• What to work on: Whichever lines of the entries hold the word "compile" should be identified and copied.

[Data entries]
-.-.-

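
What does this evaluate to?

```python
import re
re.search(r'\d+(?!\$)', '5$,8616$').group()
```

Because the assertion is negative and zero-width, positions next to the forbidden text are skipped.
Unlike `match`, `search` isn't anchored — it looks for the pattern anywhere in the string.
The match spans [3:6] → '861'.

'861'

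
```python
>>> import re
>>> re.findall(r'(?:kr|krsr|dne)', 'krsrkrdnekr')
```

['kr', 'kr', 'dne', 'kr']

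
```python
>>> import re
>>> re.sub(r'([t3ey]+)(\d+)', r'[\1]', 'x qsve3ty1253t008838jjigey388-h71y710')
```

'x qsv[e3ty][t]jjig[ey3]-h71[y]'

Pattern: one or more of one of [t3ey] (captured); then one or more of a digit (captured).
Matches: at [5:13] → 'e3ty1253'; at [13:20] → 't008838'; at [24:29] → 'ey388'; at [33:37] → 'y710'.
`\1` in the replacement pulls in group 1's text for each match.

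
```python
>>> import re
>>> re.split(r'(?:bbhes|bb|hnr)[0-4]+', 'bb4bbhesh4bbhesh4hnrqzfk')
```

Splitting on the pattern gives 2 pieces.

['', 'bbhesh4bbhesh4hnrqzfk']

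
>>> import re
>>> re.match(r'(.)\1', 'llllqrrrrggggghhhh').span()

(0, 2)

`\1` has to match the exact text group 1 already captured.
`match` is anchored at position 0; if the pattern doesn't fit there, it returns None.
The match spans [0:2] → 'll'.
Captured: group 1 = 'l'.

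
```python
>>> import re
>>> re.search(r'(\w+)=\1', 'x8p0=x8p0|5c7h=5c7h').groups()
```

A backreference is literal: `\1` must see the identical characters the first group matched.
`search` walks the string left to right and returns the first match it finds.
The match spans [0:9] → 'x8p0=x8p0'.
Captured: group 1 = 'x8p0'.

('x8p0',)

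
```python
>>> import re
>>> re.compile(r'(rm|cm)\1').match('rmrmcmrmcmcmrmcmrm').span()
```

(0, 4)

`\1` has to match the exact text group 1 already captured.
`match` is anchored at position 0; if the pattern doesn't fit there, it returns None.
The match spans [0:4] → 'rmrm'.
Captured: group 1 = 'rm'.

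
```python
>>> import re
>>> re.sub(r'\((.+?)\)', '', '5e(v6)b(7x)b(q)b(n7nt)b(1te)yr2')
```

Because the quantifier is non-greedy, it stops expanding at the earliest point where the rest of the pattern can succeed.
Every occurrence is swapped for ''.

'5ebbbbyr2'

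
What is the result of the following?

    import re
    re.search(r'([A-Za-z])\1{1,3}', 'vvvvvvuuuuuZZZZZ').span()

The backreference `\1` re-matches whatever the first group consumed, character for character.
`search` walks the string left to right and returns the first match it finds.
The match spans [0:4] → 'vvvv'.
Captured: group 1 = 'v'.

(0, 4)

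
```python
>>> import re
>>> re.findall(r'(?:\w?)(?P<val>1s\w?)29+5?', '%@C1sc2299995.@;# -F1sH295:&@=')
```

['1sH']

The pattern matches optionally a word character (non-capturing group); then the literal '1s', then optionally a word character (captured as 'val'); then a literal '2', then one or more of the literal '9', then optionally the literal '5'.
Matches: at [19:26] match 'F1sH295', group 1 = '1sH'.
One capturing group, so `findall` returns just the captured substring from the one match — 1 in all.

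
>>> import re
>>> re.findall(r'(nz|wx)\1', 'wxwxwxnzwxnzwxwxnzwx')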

-.-.-

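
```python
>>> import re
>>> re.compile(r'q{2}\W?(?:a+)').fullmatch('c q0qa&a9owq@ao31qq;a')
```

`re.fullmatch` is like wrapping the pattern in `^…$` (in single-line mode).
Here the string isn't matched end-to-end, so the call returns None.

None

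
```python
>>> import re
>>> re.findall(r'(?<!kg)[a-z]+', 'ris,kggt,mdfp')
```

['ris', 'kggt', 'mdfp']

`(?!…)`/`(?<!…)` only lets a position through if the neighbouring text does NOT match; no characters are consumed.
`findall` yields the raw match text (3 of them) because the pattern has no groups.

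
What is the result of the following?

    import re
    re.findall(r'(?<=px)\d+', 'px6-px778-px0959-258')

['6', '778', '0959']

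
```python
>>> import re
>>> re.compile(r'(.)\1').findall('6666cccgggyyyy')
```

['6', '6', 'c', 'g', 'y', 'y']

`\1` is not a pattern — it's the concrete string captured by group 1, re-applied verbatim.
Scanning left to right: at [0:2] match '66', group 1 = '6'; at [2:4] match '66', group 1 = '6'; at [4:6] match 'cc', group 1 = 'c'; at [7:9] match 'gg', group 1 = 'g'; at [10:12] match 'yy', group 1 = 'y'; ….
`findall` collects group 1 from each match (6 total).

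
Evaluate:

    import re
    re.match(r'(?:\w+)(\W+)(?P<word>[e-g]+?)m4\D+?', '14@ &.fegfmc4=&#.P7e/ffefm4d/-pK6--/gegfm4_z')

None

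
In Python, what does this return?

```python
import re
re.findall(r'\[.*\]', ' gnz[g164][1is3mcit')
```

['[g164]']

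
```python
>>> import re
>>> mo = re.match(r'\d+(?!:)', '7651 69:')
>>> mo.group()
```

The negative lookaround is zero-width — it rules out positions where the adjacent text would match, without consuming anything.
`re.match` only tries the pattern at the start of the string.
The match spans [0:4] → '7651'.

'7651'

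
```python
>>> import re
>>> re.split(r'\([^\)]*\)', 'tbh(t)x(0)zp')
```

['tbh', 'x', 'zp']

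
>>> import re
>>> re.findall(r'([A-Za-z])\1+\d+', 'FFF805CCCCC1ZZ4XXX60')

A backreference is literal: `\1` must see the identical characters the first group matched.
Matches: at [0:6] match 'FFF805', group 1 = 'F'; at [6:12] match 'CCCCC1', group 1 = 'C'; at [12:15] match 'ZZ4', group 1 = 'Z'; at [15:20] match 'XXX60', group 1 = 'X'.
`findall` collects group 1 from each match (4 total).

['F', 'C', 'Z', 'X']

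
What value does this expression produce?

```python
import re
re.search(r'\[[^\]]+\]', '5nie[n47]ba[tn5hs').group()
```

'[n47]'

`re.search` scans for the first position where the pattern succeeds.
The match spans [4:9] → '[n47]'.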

-.-.-

• Task response:
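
>>> re.compile(r'(rm|cm)\1').match('rmrmcmrmcmcmrmcmrm').span()
>>> re.compile(r'q{2}\W?(?:a+)').fullmatch('c q0qa&a9owq@ao31qq;a')
>>> re.compile(r'(.)\1').findall('6666cccgggyyyy')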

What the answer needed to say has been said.